_PROBLEM REQUIREMENTS_
Begin with the first line of the entries below. Copy each line exactly, stopping after the one that contains "Work out both".

Source data
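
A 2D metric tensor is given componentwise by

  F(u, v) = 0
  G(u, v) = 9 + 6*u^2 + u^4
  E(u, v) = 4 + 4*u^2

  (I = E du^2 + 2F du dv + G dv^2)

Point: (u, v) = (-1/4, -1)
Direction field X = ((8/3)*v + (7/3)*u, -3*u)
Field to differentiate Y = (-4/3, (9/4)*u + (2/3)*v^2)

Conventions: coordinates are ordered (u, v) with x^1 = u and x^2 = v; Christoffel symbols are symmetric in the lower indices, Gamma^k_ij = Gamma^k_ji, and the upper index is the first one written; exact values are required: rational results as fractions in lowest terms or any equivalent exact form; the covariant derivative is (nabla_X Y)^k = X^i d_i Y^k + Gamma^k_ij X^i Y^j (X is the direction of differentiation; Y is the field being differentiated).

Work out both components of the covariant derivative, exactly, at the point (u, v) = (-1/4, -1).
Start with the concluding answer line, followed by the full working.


Answer: (nabla_X Y)^u = -25889/26112, (nabla_X Y)^v = -19037/2352

E = 17/4, F = 0, G = 2401/256 at the point
E_u = -2, E_v = 0, F_u = 0, F_v = 0, G_u = -49/16, G_v = 0
EG - F^2 = 40817/1024;  g^inv = (1024/40817) * [[2401/256, 0], [0, 17/4]]
first-kind symbols [ij,l] = (1/2)(d_i g_jl + d_j g_il - d_l g_ij): [uu,u] = E_u/2 = -1, [uu,v] = F_u - E_v/2 = 0, [uv,u] = E_v/2 = 0, [uv,v] = G_u/2 = -49/32, [vv,u] = F_v - G_u/2 = 49/32, [vv,v] = G_v/2 = 0
Gamma^u_ij = (G*[ij,u] - F*[ij,v])/(EG - F^2), Gamma^v_ij = (E*[ij,v] - F*[ij,u])/(EG - F^2)
Gamma_uuu = -4/17, Gamma_uuv = 0, Gamma_uvv = 49/136, Gamma_vuu = 0, Gamma_vuv = -8/49, Gamma_vvv = 0
X = (-13/4, 3/4), Y = (-4/3, 5/48) at the point


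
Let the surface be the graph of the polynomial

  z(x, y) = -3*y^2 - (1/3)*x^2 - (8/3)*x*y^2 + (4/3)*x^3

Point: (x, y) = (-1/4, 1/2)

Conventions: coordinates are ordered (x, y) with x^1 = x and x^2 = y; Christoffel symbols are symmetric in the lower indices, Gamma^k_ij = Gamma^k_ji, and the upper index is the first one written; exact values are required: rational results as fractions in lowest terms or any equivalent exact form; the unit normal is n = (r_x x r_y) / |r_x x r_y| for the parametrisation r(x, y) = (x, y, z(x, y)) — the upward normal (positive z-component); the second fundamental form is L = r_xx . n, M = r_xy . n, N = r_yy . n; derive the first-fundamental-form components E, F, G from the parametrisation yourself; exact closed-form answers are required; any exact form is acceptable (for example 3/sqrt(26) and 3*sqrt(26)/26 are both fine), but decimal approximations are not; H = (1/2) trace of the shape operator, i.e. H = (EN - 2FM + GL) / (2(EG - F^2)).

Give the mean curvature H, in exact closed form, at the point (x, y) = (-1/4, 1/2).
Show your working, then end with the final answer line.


z_x = -1/4, z_y = -7/3, z_xx = -8/3, z_xy = -8/3, z_yy = -14/3
E = 17/16, F = 7/12, G = 58/9; answer radicand W^2 = 937/144
unnormalised second-form numerators: l = -8/3, m = -8/3, n = -14/3; L = l/sqrt(937/144), and similarly M = m/sqrt(W^2), N = n/sqrt(W^2)
H = (E*n - 2*F*m + G*l) / (2*(EG - F^2)*sqrt(W^2)); E*n - 2*F*m + G*l = -4111/216, EG - F^2 = 937/144, so H = (-4111/2811)/sqrt(937/144)

Answer: H = -16444*sqrt(937)/877969


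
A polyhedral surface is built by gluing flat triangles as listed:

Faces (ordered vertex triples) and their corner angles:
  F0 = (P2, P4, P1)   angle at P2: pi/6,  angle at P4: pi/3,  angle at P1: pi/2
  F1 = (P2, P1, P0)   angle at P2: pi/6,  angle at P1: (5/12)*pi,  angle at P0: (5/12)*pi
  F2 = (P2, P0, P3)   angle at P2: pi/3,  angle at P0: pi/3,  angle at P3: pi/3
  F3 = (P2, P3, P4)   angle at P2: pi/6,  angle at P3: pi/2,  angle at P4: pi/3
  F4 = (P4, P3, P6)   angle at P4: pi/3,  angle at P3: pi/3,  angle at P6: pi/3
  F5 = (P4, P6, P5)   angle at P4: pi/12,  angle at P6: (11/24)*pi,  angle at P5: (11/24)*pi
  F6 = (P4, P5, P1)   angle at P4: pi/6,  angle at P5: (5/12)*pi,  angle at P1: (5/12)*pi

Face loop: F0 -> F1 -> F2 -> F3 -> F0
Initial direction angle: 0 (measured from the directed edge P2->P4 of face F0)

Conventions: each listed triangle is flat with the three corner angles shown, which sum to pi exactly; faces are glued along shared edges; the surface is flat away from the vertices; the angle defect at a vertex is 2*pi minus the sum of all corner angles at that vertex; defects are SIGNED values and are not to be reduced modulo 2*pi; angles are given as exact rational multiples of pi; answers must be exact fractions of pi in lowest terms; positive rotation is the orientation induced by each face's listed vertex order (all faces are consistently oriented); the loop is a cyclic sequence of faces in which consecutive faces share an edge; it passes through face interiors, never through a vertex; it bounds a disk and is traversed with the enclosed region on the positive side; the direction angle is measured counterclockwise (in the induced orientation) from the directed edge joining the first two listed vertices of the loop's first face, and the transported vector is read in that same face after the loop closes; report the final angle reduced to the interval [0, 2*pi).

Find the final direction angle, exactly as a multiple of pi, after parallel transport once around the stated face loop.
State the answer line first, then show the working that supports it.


Answer: final direction angle = (7/6)*pi

enclosed vertex P2: corner angles sum to (5/6)*pi, defect = 2*pi - (5/6)*pi = (7/6)*pi
holonomy = initial angle + sum of enclosed defects (mod 2*pi), positive in the induced orientation
final angle = 0 + (7/6)*pi = (7/6)*pi (mod 2*pi)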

_ANSWER SECTION_
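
A 2D metric tensor is given componentwise by

  F(u, v) = 0
  G(u, v) = 9 + 6*u^2 + u^4
  E(u, v) = 4 + 4*u^2

  (I = E du^2 + 2F du dv + G dv^2)

Point: (u, v) = (-1/4, -1)
Direction field X = ((8/3)*v + (7/3)*u, -3*u)
Field to differentiate Y = (-4/3, (9/4)*u + (2/3)*v^2)

Conventions: coordinates are ordered (u, v) with x^1 = u and x^2 = v; Christoffel symbols are symmetric in the lower indices, Gamma^k_ij = Gamma^k_ji, and the upper index is the first one written; exact values are required: rational results as fractions in lowest terms or any equivalent exact form; the covariant derivative is (nabla_X Y)^k = X^i d_i Y^k + Gamma^k_ij X^i Y^j (X is the direction of differentiation; Y is the field being differentiated).

Work out both components of the covariant derivative, exactly, at the point (u, v) = (-1/4, -1).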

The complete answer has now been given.